Collected data:
---+---
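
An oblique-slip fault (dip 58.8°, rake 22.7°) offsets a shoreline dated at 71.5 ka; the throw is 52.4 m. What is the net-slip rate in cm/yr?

0.222 cm/yr

dip-slip = throw / sin(dip) = 52.4 / sin(58.8°) = 61.26 m
net slip = dip-slip / sin(rake) = 61.26 / sin(22.7°) = 158.7 m
rate = 158.7 m / 71.5 ka = 0.00222 m/yr = 0.222 cm/yr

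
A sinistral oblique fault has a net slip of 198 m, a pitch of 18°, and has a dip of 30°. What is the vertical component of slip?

dip-slip = net slip × sin(rake) = 198 m × sin(18°) = 61.19 m
throw = dip-slip × sin(dip) = 61.19 × sin(30°) = 30.6 m

30.6 m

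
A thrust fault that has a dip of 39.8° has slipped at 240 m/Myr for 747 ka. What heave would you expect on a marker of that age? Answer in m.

138 m

dip-slip = rate × time = 240 m/Myr × 747 ka = 179.3 m
heave = dip-slip × cos(dip) = 179.3 × cos(39.8°) = 138 m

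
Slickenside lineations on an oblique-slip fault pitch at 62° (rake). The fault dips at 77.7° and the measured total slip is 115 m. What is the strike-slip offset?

54 m

strike-slip = net slip × cos(rake) = 115 m × cos(62°) = 54 m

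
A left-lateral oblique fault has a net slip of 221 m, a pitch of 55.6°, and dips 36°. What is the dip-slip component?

dip-slip = net slip × sin(rake) = 221 m × sin(55.6°) = 182 m

182 m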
---+---
=== WHAT TO WORK ON ===
Once you have read the records above, write them out again exactly.

=== SOLUTION TO THIS TASK ===
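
An oblique-slip fault (dip 58.8°, rake 22.7°) offsets a shoreline dated at 71.5 ka; the throw is 52.4 m. What is the net-slip rate in cm/yr?

0.222 cm/yr

dip-slip = throw / sin(dip) = 52.4 / sin(58.8°) = 61.26 m
net slip = dip-slip / sin(rake) = 61.26 / sin(22.7°) = 158.7 m
rate = 158.7 m / 71.5 ka = 0.00222 m/yr = 0.222 cm/yr

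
A sinistral oblique fault has a net slip of 198 m, a pitch of 18°, and has a dip of 30°. What is the vertical component of slip?

dip-slip = net slip × sin(rake) = 198 m × sin(18°) = 61.19 m
throw = dip-slip × sin(dip) = 61.19 × sin(30°) = 30.6 m

30.6 m

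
A thrust fault that has a dip of 39.8° has slipped at 240 m/Myr for 747 ka. What heave would you expect on a marker of that age? Answer in m.

138 m

dip-slip = rate × time = 240 m/Myr × 747 ka = 179.3 m
heave = dip-slip × cos(dip) = 179.3 × cos(39.8°) = 138 m

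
Slickenside lineations on an oblique-slip fault pitch at 62° (rake). The fault dips at 77.7° and the measured total slip is 115 m. What is the strike-slip offset?

54 m

strike-slip = net slip × cos(rake) = 115 m × cos(62°) = 54 m

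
A left-lateral oblique fault has a net slip of 221 m, a pitch of 55.6°, and dips 36°. What is the dip-slip component?

dip-slip = net slip × sin(rake) = 221 m × sin(55.6°) = 182 m

182 m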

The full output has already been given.